RECORDS PROVIDED:
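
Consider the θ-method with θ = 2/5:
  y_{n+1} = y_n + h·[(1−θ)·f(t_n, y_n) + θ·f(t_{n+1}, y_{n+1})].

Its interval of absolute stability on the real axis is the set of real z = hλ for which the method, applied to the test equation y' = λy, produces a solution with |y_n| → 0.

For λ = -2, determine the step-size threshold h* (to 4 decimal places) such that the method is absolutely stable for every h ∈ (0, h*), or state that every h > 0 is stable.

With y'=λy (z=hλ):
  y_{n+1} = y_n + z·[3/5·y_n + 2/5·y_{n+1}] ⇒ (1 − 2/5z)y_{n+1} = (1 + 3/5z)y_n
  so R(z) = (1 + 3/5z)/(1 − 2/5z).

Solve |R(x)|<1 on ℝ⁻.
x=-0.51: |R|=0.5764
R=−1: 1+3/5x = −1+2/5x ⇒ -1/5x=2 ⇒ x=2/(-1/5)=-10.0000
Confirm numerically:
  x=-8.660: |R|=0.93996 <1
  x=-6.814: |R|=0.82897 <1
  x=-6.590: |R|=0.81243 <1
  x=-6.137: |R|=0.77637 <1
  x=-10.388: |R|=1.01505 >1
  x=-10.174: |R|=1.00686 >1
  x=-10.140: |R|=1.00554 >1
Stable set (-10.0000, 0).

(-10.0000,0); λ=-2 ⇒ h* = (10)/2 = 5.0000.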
--
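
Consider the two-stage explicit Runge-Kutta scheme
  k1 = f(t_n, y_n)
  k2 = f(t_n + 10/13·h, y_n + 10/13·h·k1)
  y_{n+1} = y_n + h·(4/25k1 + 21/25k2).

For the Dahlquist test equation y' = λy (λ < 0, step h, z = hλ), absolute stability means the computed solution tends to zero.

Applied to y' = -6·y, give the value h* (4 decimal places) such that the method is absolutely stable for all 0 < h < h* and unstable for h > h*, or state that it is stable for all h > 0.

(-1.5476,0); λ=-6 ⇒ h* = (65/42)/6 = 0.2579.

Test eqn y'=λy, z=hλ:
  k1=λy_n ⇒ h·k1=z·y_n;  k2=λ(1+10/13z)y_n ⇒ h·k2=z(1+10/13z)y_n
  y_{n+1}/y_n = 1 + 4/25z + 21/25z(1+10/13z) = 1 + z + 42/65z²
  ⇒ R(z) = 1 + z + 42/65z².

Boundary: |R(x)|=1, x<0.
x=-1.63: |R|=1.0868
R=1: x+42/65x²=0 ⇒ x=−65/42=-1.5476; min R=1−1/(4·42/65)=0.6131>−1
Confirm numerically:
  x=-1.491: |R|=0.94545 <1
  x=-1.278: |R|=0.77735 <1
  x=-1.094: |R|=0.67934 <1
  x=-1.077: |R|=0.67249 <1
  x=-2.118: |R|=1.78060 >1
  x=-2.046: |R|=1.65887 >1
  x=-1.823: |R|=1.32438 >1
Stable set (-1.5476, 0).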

DESCRIPTION OF THE TASK: Your answer should be the lines of the records that include the word "equation".

EXERCISE ANSWER:
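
Its interval of absolute stability on the real axis is the set of real z = hλ for which the method, applied to the test equation y' = λy, produces a solution with |y_n| → 0.
For the Dahlquist test equation y' = λy (λ < 0, step h, z = hλ), absolute stability means the computed solution tends to zero.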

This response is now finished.